■ **Given records**

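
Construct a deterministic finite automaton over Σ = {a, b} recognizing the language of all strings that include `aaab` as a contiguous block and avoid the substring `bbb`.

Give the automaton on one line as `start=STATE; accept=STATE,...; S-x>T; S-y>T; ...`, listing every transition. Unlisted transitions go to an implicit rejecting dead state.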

---

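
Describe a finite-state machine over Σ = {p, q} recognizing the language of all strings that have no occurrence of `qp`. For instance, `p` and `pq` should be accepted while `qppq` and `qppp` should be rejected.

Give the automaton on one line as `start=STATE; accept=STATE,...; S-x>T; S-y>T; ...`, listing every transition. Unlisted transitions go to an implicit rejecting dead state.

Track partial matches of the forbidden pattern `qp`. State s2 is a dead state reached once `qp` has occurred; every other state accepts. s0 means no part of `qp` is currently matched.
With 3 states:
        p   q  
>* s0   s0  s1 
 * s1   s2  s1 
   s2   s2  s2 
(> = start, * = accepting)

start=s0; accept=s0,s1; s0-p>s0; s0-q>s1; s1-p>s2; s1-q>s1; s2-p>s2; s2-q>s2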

■ **What you have to do**
Return all lines in the entries above that carry the word "over".

■ **Written solution**
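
Construct a deterministic finite automaton over Σ = {a, b} recognizing the language of all strings that include `aaab` as a contiguous block and avoid the substring `bbb`.
Describe a finite-state machine over Σ = {p, q} recognizing the language of all strings that have no occurrence of `qp`. For instance, `p` and `pq` should be accepted while `qppq` and `qppp` should be rejected.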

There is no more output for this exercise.